WHAT IS BEING ASKED:
Examine the records and identify each line that includes the string "rain". Copy those lines.

(Dataset entries)
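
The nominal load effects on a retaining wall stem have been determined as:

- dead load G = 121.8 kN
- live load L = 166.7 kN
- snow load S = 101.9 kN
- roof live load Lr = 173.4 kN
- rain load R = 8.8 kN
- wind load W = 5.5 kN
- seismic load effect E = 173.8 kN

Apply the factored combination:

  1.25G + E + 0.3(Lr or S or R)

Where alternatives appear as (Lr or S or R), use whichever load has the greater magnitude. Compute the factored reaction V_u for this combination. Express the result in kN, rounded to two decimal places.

(Lr or S or R) → Lr = 173.4 kN.
1.25(121.8) + 1.0(173.8) + 0.3(173.4) = 378.07
V_u = 378.07 kN.

378.07 kN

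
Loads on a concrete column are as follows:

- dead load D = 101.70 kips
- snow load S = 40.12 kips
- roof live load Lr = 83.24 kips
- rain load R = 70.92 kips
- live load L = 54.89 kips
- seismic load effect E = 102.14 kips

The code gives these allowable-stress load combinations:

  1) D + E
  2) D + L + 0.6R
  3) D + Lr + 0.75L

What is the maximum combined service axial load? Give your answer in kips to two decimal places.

226.11 kips

1) 1.0(101.70) + 1.0(102.14) = 203.84
2) 1.0(101.70) + 1.0(54.89) + 0.6(70.92) = 199.14
3) 1.0(101.70) + 1.0(83.24) + 0.75(54.89) = 226.11
Combination 3 governs: P = 226.11 kips.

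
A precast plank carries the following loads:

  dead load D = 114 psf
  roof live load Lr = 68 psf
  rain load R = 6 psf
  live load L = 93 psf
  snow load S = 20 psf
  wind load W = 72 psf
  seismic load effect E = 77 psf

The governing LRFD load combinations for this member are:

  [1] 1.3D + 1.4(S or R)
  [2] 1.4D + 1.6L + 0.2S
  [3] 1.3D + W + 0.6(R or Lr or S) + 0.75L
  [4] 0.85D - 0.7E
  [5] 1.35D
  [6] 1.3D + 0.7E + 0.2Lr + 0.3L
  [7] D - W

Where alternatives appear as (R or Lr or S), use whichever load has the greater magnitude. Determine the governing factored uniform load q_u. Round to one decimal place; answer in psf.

330.8 psf

(S or R) → S = 20 psf; (R or Lr or S) → Lr = 68 psf.
[1] 1.3(114) + 1.4(20) = 148.2 + 28.0 = 176.2
[2] 1.4(114) + 1.6(93) + 0.2(20) = 159.6 + 148.8 + 4.0 = 312.4
[3] 1.3(114) + 1.0(72) + 0.6(68) + 0.75(93) = 148.2 + 72.0 + 40.8 + 69.8 = 330.8
[4] 0.85(114) - 0.7(77) = 96.9 - 53.9 = 43.0
[5] 1.35(114) = 153.9
[6] 1.3(114) + 0.7(77) + 0.2(68) + 0.3(93) = 148.2 + 53.9 + 13.6 + 27.9 = 243.6
[7] 1.0(114) - 1.0(72) = 114.0 - 72.0 = 42.0
Combination 3 governs: q_u = 330.8 psf.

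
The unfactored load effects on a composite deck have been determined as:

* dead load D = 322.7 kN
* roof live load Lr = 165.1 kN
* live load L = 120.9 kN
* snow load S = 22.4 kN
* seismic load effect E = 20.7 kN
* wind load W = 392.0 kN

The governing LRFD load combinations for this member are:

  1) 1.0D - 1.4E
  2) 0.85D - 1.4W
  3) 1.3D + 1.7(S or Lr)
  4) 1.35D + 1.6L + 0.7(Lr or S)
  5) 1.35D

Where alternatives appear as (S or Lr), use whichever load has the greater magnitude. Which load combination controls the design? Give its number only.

Combination 4

(S or Lr) → Lr = 165.1 kN; (Lr or S) → Lr = 165.1 kN.
1) 1.0(322.7) - 1.4(20.7) = 322.7 - 29.0 = 293.7
2) 0.85(322.7) - 1.4(392.0) = 274.3 - 548.8 = -274.5
3) 1.3(322.7) + 1.7(165.1) = 419.5 + 280.7 = 700.2
4) 1.35(322.7) + 1.6(120.9) + 0.7(165.1) = 744.7
5) 1.35(322.7) = 435.6
The largest value is 744.7 kN from combination 4.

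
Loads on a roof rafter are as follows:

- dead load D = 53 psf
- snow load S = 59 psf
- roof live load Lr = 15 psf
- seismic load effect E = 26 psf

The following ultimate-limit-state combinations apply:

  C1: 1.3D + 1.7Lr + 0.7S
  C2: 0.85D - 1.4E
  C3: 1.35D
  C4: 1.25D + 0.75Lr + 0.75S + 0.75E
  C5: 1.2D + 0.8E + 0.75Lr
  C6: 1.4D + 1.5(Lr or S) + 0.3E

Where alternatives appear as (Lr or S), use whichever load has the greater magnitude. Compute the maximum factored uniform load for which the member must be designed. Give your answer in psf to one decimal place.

(Lr or S) → S = 59 psf.
C1: 1.3(53) + 1.7(15) + 0.7(59) = 68.9 + 25.5 + 41.3 = 135.7
C2: 0.85(53) - 1.4(26) = 45.1 - 36.4 = 8.7
C3: 1.35(53) = 71.6
C4: 1.25(53) + 0.75(15) + 0.75(59) + 0.75(26) = 141.3
C5: 1.2(53) + 0.8(26) + 0.75(15) = 63.6 + 20.8 + 11.3 = 95.7
C6: 1.4(53) + 1.5(59) + 0.3(26) = 74.2 + 88.5 + 7.8 = 170.5
Combination 6 governs: q_u = 170.5 psf.

170.5 psf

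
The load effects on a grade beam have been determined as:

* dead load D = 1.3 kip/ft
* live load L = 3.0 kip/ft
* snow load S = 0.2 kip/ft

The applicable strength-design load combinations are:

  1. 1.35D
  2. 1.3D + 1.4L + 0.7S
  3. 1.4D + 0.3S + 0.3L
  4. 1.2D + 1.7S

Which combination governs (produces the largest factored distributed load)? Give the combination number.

1. 1.35(1.3) = 1.8
2. 1.3(1.3) + 1.4(3.0) + 0.7(0.2) = 1.7 + 4.2 + 0.1 = 6.0
3. 1.4(1.3) + 0.3(0.2) + 0.3(3.0) = 1.8 + 0.1 + 0.9 = 2.8
4. 1.2(1.3) + 1.7(0.2) = 1.6 + 0.3 = 1.9
The largest value is 6.0 kip/ft from combination 2.

Combination 2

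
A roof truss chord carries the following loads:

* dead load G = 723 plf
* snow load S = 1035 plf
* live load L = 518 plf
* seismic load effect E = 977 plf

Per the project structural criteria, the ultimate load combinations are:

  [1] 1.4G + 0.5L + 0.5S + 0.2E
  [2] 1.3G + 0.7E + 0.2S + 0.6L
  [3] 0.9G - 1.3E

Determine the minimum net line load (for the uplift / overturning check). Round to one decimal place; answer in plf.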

ANSWER TO THIS PROBLEM:
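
- rain load R = 8.8 kN
- rain load R = 70.92 kips
  rain load R = 6 psf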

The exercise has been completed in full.